• WHAT YOU WILL DO
What is needed is an exact repeat of the lines from the line containing "the reactor outlet." through the final line of the entries below, and nothing else.

EXTRACTED ENTRIES START

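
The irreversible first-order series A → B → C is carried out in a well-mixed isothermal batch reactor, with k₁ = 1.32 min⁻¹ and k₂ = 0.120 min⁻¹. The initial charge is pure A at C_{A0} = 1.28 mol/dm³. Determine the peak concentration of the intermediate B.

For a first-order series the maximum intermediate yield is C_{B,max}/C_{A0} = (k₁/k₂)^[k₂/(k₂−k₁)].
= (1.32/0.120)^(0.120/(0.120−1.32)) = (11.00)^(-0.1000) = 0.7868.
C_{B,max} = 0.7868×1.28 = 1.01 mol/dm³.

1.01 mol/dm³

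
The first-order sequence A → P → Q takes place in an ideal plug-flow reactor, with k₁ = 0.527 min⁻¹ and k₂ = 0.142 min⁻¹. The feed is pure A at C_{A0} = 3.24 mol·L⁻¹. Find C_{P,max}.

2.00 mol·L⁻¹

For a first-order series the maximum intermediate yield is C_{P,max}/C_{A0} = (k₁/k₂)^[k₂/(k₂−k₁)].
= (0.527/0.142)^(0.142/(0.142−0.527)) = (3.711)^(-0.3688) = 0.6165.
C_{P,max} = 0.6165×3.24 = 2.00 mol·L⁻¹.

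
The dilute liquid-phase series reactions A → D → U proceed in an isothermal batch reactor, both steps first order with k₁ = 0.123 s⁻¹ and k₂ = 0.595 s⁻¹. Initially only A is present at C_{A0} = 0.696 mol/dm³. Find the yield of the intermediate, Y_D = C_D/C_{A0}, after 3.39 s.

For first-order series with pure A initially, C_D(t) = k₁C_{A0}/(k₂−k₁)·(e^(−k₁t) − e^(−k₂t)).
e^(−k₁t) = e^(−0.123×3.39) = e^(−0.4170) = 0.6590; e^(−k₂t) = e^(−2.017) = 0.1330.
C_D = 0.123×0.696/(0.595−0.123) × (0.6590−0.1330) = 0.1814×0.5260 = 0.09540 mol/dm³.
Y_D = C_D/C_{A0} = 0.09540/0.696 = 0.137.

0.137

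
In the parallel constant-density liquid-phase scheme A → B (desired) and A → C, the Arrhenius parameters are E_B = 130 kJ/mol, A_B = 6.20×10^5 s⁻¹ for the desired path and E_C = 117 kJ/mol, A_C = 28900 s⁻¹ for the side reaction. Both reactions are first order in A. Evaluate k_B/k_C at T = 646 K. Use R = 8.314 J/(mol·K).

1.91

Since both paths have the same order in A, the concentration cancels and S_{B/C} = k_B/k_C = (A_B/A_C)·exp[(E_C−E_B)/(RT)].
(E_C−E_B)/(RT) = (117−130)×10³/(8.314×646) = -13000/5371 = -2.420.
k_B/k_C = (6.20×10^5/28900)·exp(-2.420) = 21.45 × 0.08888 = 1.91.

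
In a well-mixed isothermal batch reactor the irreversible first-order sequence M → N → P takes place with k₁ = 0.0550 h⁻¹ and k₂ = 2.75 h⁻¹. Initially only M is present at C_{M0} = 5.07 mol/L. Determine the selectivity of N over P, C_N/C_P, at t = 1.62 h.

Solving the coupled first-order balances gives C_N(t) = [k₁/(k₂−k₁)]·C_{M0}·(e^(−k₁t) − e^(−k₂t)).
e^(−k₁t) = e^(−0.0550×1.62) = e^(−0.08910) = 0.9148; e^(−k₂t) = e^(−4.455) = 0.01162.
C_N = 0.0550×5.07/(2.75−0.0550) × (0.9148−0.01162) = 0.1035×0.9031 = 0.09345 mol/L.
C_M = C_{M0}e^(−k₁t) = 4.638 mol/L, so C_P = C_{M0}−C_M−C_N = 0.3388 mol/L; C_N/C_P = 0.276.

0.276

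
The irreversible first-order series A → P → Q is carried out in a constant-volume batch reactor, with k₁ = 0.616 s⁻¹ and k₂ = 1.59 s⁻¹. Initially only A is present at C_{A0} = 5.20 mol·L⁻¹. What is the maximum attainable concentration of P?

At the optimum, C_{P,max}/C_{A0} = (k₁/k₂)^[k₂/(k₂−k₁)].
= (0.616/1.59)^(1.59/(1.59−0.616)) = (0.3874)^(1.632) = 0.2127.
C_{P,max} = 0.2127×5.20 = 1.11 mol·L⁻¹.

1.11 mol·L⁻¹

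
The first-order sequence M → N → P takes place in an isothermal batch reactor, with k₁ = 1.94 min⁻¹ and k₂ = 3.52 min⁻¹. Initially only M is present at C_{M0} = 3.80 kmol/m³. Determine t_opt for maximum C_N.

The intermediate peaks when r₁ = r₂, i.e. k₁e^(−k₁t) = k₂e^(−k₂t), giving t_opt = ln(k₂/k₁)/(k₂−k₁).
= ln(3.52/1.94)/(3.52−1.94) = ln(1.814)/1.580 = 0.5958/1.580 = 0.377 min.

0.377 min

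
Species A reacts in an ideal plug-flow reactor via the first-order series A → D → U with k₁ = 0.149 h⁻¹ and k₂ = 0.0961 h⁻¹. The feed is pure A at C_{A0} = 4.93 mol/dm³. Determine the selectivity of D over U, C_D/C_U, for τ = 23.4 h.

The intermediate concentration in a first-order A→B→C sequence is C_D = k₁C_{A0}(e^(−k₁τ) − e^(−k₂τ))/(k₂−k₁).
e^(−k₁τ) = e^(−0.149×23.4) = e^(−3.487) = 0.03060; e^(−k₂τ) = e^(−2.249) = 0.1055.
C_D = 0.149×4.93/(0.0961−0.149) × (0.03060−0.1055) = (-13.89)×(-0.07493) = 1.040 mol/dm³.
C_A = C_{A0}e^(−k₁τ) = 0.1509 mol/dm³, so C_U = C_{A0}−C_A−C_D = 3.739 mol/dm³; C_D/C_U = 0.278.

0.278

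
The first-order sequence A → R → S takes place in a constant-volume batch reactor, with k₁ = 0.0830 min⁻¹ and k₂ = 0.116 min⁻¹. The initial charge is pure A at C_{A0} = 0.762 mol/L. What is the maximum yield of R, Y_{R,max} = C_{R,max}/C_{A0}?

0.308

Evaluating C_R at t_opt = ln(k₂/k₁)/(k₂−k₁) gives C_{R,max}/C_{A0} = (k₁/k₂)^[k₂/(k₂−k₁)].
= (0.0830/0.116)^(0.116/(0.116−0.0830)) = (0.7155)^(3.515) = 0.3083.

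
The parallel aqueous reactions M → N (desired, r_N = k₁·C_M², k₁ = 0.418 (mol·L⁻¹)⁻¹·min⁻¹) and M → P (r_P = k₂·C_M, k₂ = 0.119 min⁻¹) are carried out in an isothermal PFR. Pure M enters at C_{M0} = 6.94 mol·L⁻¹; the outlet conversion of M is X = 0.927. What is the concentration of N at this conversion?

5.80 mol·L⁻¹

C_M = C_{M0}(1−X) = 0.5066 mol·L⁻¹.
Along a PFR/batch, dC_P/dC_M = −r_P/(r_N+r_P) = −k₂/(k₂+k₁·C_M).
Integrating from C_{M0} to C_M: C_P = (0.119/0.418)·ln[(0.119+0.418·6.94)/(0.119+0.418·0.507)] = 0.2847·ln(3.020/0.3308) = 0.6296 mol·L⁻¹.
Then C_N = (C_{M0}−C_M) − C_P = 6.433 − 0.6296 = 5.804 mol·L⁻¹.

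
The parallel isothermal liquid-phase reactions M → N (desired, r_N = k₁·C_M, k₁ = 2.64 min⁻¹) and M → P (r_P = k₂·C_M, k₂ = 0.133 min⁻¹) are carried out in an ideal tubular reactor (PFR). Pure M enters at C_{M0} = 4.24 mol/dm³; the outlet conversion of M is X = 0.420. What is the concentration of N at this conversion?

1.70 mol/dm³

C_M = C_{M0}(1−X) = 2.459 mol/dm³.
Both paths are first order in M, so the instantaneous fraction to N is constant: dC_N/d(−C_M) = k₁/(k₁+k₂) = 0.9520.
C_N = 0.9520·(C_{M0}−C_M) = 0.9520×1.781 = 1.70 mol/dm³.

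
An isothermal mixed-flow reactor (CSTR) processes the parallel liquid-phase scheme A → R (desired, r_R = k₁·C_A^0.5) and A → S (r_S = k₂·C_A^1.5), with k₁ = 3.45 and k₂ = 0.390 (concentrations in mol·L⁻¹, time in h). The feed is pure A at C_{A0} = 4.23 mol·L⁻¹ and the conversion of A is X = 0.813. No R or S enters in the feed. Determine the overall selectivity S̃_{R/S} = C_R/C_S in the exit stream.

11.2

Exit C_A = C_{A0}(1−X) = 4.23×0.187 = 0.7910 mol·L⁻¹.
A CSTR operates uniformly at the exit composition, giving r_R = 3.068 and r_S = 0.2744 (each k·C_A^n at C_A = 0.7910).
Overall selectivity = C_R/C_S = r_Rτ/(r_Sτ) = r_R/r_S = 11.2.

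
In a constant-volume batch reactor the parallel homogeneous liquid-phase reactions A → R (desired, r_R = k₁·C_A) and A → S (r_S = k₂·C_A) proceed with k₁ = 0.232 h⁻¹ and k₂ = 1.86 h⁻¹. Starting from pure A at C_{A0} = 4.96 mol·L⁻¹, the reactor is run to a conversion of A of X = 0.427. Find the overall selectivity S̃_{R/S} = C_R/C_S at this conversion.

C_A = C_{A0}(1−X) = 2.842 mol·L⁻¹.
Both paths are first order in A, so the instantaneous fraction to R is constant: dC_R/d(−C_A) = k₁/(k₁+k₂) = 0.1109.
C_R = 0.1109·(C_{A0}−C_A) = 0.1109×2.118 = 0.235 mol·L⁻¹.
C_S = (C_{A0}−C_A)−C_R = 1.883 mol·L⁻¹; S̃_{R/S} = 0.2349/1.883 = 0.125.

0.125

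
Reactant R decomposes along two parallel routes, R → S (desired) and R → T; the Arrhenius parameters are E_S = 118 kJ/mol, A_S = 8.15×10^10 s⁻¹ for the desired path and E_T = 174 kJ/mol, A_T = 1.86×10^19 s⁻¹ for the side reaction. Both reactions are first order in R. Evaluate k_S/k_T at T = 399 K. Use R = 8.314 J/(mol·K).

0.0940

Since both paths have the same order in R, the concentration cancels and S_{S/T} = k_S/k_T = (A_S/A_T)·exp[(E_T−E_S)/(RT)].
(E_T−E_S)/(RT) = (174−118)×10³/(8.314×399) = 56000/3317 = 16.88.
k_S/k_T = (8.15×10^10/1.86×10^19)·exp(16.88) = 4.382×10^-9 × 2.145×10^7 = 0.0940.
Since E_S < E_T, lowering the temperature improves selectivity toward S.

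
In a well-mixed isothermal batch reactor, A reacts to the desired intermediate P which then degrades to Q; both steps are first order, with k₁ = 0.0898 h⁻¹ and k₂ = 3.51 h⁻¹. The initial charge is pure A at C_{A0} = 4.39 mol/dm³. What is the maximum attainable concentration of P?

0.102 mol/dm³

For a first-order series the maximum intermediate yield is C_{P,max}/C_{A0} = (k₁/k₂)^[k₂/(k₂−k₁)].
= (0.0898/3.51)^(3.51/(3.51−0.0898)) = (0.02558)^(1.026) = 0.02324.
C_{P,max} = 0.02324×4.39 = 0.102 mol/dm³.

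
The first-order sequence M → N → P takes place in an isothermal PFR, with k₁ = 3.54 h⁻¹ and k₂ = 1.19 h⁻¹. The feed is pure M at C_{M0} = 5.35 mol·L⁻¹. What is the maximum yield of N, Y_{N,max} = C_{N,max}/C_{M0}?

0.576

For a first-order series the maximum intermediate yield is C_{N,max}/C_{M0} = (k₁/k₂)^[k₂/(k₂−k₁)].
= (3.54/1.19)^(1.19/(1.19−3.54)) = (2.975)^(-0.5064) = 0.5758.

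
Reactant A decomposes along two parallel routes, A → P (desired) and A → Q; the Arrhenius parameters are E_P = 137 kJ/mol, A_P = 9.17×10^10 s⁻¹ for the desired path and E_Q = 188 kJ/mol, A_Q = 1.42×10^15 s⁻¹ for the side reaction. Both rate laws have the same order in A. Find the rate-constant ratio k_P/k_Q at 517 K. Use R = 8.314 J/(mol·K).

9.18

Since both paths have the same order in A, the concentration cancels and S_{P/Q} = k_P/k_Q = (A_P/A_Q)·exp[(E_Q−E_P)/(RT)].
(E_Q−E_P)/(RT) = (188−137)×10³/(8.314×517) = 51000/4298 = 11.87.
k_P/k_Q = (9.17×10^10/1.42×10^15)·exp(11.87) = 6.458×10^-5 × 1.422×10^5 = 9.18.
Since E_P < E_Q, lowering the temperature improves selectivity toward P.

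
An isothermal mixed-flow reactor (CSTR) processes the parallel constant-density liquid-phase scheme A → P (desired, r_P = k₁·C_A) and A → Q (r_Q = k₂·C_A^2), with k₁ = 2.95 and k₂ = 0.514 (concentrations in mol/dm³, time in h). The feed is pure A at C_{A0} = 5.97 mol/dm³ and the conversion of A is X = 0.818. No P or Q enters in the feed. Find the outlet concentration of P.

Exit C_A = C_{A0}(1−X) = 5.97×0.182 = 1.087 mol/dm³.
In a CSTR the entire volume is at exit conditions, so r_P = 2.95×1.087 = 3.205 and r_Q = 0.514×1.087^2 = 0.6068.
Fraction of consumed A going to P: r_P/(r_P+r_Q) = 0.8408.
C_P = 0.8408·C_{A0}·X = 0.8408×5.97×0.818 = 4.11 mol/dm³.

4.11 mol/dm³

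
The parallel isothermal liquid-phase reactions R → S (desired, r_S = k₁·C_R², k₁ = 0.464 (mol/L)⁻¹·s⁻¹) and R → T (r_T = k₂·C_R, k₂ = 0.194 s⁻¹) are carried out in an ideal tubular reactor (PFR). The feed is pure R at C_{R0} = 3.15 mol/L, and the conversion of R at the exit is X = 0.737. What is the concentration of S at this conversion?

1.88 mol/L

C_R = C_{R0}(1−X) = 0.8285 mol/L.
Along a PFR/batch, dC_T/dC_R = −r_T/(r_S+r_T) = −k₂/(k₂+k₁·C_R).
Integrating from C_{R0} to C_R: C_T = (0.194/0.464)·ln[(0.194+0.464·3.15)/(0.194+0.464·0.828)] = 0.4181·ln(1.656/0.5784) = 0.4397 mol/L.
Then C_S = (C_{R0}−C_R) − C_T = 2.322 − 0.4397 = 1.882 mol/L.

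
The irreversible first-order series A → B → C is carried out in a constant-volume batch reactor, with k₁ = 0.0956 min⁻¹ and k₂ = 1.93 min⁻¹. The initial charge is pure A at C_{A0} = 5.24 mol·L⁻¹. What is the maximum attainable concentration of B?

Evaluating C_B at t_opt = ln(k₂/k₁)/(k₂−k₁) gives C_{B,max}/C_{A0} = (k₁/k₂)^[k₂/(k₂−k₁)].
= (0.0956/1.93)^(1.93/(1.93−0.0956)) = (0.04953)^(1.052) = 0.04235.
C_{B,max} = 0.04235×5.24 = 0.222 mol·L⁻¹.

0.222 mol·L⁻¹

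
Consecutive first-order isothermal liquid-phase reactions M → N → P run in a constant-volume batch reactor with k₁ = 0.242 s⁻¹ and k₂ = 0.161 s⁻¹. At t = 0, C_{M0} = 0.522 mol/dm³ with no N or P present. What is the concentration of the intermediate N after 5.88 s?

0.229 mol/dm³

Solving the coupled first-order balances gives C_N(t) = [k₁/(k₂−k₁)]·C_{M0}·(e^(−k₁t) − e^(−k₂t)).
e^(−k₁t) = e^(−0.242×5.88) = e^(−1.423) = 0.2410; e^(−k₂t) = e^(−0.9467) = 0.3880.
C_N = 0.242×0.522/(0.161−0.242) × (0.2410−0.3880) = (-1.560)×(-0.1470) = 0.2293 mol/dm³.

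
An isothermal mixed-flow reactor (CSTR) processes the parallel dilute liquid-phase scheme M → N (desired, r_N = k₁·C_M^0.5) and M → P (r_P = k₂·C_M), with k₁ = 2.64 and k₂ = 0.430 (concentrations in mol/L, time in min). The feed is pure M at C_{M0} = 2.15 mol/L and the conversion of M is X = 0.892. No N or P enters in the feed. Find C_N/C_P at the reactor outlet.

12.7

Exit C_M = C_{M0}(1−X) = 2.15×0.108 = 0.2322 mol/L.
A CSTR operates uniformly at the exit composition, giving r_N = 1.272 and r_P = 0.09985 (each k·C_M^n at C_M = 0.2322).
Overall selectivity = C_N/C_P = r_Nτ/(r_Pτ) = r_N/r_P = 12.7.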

EXTRACTED ENTRIES END

• RESULT FOR THIS TASK
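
An isothermal mixed-flow reactor (CSTR) processes the parallel dilute liquid-phase scheme M → N (desired, r_N = k₁·C_M^0.5) and M → P (r_P = k₂·C_M), with k₁ = 2.64 and k₂ = 0.430 (concentrations in mol/L, time in min). The feed is pure M at C_{M0} = 2.15 mol/L and the conversion of M is X = 0.892. No N or P enters in the feed. Find C_N/C_P at the reactor outlet.

12.7

Exit C_M = C_{M0}(1−X) = 2.15×0.108 = 0.2322 mol/L.
A CSTR operates uniformly at the exit composition, giving r_N = 1.272 and r_P = 0.09985 (each k·C_M^n at C_M = 0.2322).
Overall selectivity = C_N/C_P = r_Nτ/(r_Pτ) = r_N/r_P = 12.7.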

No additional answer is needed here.